Task details - All of the records below are to be copied exactly.

== Information ==

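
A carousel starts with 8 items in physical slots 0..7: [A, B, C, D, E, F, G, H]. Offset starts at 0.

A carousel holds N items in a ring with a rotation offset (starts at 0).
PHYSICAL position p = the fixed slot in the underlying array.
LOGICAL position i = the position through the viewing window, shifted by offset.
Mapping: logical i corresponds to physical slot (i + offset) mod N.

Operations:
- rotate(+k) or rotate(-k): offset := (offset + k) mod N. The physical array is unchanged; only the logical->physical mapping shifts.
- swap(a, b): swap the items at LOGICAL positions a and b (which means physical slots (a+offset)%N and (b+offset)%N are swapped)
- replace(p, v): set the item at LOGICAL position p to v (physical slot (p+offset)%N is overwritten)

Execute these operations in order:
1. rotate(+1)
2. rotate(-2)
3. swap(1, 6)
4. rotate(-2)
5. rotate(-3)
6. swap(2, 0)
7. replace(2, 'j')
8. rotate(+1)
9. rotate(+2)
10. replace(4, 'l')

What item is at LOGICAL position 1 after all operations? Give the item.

After op 1 (rotate(+1)): offset=1, physical=[A,B,C,D,E,F,G,H], logical=[B,C,D,E,F,G,H,A]
After op 2 (rotate(-2)): offset=7, physical=[A,B,C,D,E,F,G,H], logical=[H,A,B,C,D,E,F,G]
After op 3 (swap(1, 6)): offset=7, physical=[F,B,C,D,E,A,G,H], logical=[H,F,B,C,D,E,A,G]
After op 4 (rotate(-2)): offset=5, physical=[F,B,C,D,E,A,G,H], logical=[A,G,H,F,B,C,D,E]
After op 5 (rotate(-3)): offset=2, physical=[F,B,C,D,E,A,G,H], logical=[C,D,E,A,G,H,F,B]
After op 6 (swap(2, 0)): offset=2, physical=[F,B,E,D,C,A,G,H], logical=[E,D,C,A,G,H,F,B]
After op 7 (replace(2, 'j')): offset=2, physical=[F,B,E,D,j,A,G,H], logical=[E,D,j,A,G,H,F,B]
After op 8 (rotate(+1)): offset=3, physical=[F,B,E,D,j,A,G,H], logical=[D,j,A,G,H,F,B,E]
After op 9 (rotate(+2)): offset=5, physical=[F,B,E,D,j,A,G,H], logical=[A,G,H,F,B,E,D,j]
After op 10 (replace(4, 'l')): offset=5, physical=[F,l,E,D,j,A,G,H], logical=[A,G,H,F,l,E,D,j]

Answer: G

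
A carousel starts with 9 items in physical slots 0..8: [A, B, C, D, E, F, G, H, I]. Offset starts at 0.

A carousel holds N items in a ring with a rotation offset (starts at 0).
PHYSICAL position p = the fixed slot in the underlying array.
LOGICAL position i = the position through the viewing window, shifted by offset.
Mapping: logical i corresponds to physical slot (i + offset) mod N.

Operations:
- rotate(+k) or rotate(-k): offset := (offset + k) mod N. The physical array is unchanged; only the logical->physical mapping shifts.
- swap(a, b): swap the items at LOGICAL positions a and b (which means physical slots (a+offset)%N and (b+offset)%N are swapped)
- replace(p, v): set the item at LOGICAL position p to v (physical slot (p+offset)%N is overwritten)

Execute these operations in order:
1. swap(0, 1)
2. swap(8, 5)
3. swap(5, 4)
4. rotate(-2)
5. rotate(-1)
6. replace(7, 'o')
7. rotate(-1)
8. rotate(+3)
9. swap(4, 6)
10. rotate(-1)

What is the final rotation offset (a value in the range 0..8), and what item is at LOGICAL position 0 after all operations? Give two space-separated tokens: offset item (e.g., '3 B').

Answer: 7 H

Derivation:
After op 1 (swap(0, 1)): offset=0, physical=[B,A,C,D,E,F,G,H,I], logical=[B,A,C,D,E,F,G,H,I]
After op 2 (swap(8, 5)): offset=0, physical=[B,A,C,D,E,I,G,H,F], logical=[B,A,C,D,E,I,G,H,F]
After op 3 (swap(5, 4)): offset=0, physical=[B,A,C,D,I,E,G,H,F], logical=[B,A,C,D,I,E,G,H,F]
After op 4 (rotate(-2)): offset=7, physical=[B,A,C,D,I,E,G,H,F], logical=[H,F,B,A,C,D,I,E,G]
After op 5 (rotate(-1)): offset=6, physical=[B,A,C,D,I,E,G,H,F], logical=[G,H,F,B,A,C,D,I,E]
After op 6 (replace(7, 'o')): offset=6, physical=[B,A,C,D,o,E,G,H,F], logical=[G,H,F,B,A,C,D,o,E]
After op 7 (rotate(-1)): offset=5, physical=[B,A,C,D,o,E,G,H,F], logical=[E,G,H,F,B,A,C,D,o]
After op 8 (rotate(+3)): offset=8, physical=[B,A,C,D,o,E,G,H,F], logical=[F,B,A,C,D,o,E,G,H]
After op 9 (swap(4, 6)): offset=8, physical=[B,A,C,E,o,D,G,H,F], logical=[F,B,A,C,E,o,D,G,H]
After op 10 (rotate(-1)): offset=7, physical=[B,A,C,E,o,D,G,H,F], logical=[H,F,B,A,C,E,o,D,G]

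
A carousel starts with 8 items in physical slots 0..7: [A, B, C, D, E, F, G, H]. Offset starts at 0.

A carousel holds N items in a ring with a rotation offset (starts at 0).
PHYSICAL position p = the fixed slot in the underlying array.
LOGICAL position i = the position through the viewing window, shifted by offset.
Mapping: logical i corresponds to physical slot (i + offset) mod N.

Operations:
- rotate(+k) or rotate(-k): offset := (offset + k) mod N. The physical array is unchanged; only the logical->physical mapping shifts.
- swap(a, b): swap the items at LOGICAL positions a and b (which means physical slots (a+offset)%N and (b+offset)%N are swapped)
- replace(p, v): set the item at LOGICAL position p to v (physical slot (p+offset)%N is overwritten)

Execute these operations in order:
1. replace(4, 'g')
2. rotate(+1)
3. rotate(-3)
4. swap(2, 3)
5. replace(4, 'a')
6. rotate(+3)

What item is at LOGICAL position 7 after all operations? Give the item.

Answer: B

Derivation:
After op 1 (replace(4, 'g')): offset=0, physical=[A,B,C,D,g,F,G,H], logical=[A,B,C,D,g,F,G,H]
After op 2 (rotate(+1)): offset=1, physical=[A,B,C,D,g,F,G,H], logical=[B,C,D,g,F,G,H,A]
After op 3 (rotate(-3)): offset=6, physical=[A,B,C,D,g,F,G,H], logical=[G,H,A,B,C,D,g,F]
After op 4 (swap(2, 3)): offset=6, physical=[B,A,C,D,g,F,G,H], logical=[G,H,B,A,C,D,g,F]
After op 5 (replace(4, 'a')): offset=6, physical=[B,A,a,D,g,F,G,H], logical=[G,H,B,A,a,D,g,F]
After op 6 (rotate(+3)): offset=1, physical=[B,A,a,D,g,F,G,H], logical=[A,a,D,g,F,G,H,B]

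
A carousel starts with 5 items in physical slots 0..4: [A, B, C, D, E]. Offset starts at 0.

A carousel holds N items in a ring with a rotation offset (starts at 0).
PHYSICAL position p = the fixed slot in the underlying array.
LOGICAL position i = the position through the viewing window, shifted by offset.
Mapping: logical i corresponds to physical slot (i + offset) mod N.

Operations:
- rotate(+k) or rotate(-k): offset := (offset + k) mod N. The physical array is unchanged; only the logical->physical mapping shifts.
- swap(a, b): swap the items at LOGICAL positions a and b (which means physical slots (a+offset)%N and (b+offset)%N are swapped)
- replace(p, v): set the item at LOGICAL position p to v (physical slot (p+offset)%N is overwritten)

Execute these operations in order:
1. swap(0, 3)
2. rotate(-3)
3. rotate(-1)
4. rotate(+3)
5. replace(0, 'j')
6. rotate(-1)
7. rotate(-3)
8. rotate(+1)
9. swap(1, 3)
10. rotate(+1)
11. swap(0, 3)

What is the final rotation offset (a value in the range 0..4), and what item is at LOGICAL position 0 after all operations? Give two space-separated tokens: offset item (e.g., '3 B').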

===

Response area -
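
A carousel starts with 8 items in physical slots 0..7: [A, B, C, D, E, F, G, H]. Offset starts at 0.

A carousel holds N items in a ring with a rotation offset (starts at 0).
PHYSICAL position p = the fixed slot in the underlying array.
LOGICAL position i = the position through the viewing window, shifted by offset.
Mapping: logical i corresponds to physical slot (i + offset) mod N.

Operations:
- rotate(+k) or rotate(-k): offset := (offset + k) mod N. The physical array is unchanged; only the logical->physical mapping shifts.
- swap(a, b): swap the items at LOGICAL positions a and b (which means physical slots (a+offset)%N and (b+offset)%N are swapped)
- replace(p, v): set the item at LOGICAL position p to v (physical slot (p+offset)%N is overwritten)

Execute these operations in order:
1. rotate(+1)
2. rotate(-2)
3. swap(1, 6)
4. rotate(-2)
5. rotate(-3)
6. swap(2, 0)
7. replace(2, 'j')
8. rotate(+1)
9. rotate(+2)
10. replace(4, 'l')

What item is at LOGICAL position 1 after all operations? Give the item.

After op 1 (rotate(+1)): offset=1, physical=[A,B,C,D,E,F,G,H], logical=[B,C,D,E,F,G,H,A]
After op 2 (rotate(-2)): offset=7, physical=[A,B,C,D,E,F,G,H], logical=[H,A,B,C,D,E,F,G]
After op 3 (swap(1, 6)): offset=7, physical=[F,B,C,D,E,A,G,H], logical=[H,F,B,C,D,E,A,G]
After op 4 (rotate(-2)): offset=5, physical=[F,B,C,D,E,A,G,H], logical=[A,G,H,F,B,C,D,E]
After op 5 (rotate(-3)): offset=2, physical=[F,B,C,D,E,A,G,H], logical=[C,D,E,A,G,H,F,B]
After op 6 (swap(2, 0)): offset=2, physical=[F,B,E,D,C,A,G,H], logical=[E,D,C,A,G,H,F,B]
After op 7 (replace(2, 'j')): offset=2, physical=[F,B,E,D,j,A,G,H], logical=[E,D,j,A,G,H,F,B]
After op 8 (rotate(+1)): offset=3, physical=[F,B,E,D,j,A,G,H], logical=[D,j,A,G,H,F,B,E]
After op 9 (rotate(+2)): offset=5, physical=[F,B,E,D,j,A,G,H], logical=[A,G,H,F,B,E,D,j]
After op 10 (replace(4, 'l')): offset=5, physical=[F,l,E,D,j,A,G,H], logical=[A,G,H,F,l,E,D,j]

Answer: G

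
A carousel starts with 9 items in physical slots 0..8: [A, B, C, D, E, F, G, H, I]. Offset starts at 0.

A carousel holds N items in a ring with a rotation offset (starts at 0).
PHYSICAL position p = the fixed slot in the underlying array.
LOGICAL position i = the position through the viewing window, shifted by offset.
Mapping: logical i corresponds to physical slot (i + offset) mod N.

Operations:
- rotate(+k) or rotate(-k): offset := (offset + k) mod N. The physical array is unchanged; only the logical->physical mapping shifts.
- swap(a, b): swap the items at LOGICAL positions a and b (which means physical slots (a+offset)%N and (b+offset)%N are swapped)
- replace(p, v): set the item at LOGICAL position p to v (physical slot (p+offset)%N is overwritten)

Execute these operations in order:
1. swap(0, 1)
2. swap(8, 5)
3. swap(5, 4)
4. rotate(-2)
5. rotate(-1)
6. replace(7, 'o')
7. rotate(-1)
8. rotate(+3)
9. swap(4, 6)
10. rotate(-1)

What is the final rotation offset (a value in the range 0..8), and what item is at LOGICAL position 0 after all operations? Give two space-separated tokens: offset item (e.g., '3 B').

Answer: 7 H

Derivation:
After op 1 (swap(0, 1)): offset=0, physical=[B,A,C,D,E,F,G,H,I], logical=[B,A,C,D,E,F,G,H,I]
After op 2 (swap(8, 5)): offset=0, physical=[B,A,C,D,E,I,G,H,F], logical=[B,A,C,D,E,I,G,H,F]
After op 3 (swap(5, 4)): offset=0, physical=[B,A,C,D,I,E,G,H,F], logical=[B,A,C,D,I,E,G,H,F]
After op 4 (rotate(-2)): offset=7, physical=[B,A,C,D,I,E,G,H,F], logical=[H,F,B,A,C,D,I,E,G]
After op 5 (rotate(-1)): offset=6, physical=[B,A,C,D,I,E,G,H,F], logical=[G,H,F,B,A,C,D,I,E]
After op 6 (replace(7, 'o')): offset=6, physical=[B,A,C,D,o,E,G,H,F], logical=[G,H,F,B,A,C,D,o,E]
After op 7 (rotate(-1)): offset=5, physical=[B,A,C,D,o,E,G,H,F], logical=[E,G,H,F,B,A,C,D,o]
After op 8 (rotate(+3)): offset=8, physical=[B,A,C,D,o,E,G,H,F], logical=[F,B,A,C,D,o,E,G,H]
After op 9 (swap(4, 6)): offset=8, physical=[B,A,C,E,o,D,G,H,F], logical=[F,B,A,C,E,o,D,G,H]
After op 10 (rotate(-1)): offset=7, physical=[B,A,C,E,o,D,G,H,F], logical=[H,F,B,A,C,E,o,D,G]

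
A carousel starts with 8 items in physical slots 0..7: [A, B, C, D, E, F, G, H]. Offset starts at 0.

A carousel holds N items in a ring with a rotation offset (starts at 0).
PHYSICAL position p = the fixed slot in the underlying array.
LOGICAL position i = the position through the viewing window, shifted by offset.
Mapping: logical i corresponds to physical slot (i + offset) mod N.

Operations:
- rotate(+k) or rotate(-k): offset := (offset + k) mod N. The physical array is unchanged; only the logical->physical mapping shifts.
- swap(a, b): swap the items at LOGICAL positions a and b (which means physical slots (a+offset)%N and (b+offset)%N are swapped)
- replace(p, v): set the item at LOGICAL position p to v (physical slot (p+offset)%N is overwritten)

Execute these operations in order:
1. replace(4, 'g')
2. rotate(+1)
3. rotate(-3)
4. swap(2, 3)
5. replace(4, 'a')
6. rotate(+3)

What item is at LOGICAL position 7 after all operations? Give the item.

Answer: B

Derivation:
After op 1 (replace(4, 'g')): offset=0, physical=[A,B,C,D,g,F,G,H], logical=[A,B,C,D,g,F,G,H]
After op 2 (rotate(+1)): offset=1, physical=[A,B,C,D,g,F,G,H], logical=[B,C,D,g,F,G,H,A]
After op 3 (rotate(-3)): offset=6, physical=[A,B,C,D,g,F,G,H], logical=[G,H,A,B,C,D,g,F]
After op 4 (swap(2, 3)): offset=6, physical=[B,A,C,D,g,F,G,H], logical=[G,H,B,A,C,D,g,F]
After op 5 (replace(4, 'a')): offset=6, physical=[B,A,a,D,g,F,G,H], logical=[G,H,B,A,a,D,g,F]
After op 6 (rotate(+3)): offset=1, physical=[B,A,a,D,g,F,G,H], logical=[A,a,D,g,F,G,H,B]

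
A carousel starts with 5 items in physical slots 0..4: [A, B, C, D, E]. Offset starts at 0.

A carousel holds N items in a ring with a rotation offset (starts at 0).
PHYSICAL position p = the fixed slot in the underlying array.
LOGICAL position i = the position through the viewing window, shifted by offset.
Mapping: logical i corresponds to physical slot (i + offset) mod N.

Operations:
- rotate(+k) or rotate(-k): offset := (offset + k) mod N. The physical array is unchanged; only the logical->physical mapping shifts.
- swap(a, b): swap the items at LOGICAL positions a and b (which means physical slots (a+offset)%N and (b+offset)%N are swapped)
- replace(p, v): set the item at LOGICAL position p to v (physical slot (p+offset)%N is overwritten)

Execute these operations in order:
1. swap(0, 3)
2. rotate(-3)
3. rotate(-1)
4. rotate(+3)
5. replace(0, 'j')
6. rotate(-1)
7. rotate(-3)
8. rotate(+1)
9. swap(1, 3)
10. rotate(+1)
11. swap(0, 3)

What is the final rotation offset (a value in the range 0..4), and what item is at LOGICAL position 0 after all operations? Give two space-separated tokens: offset item (e.g., '3 B').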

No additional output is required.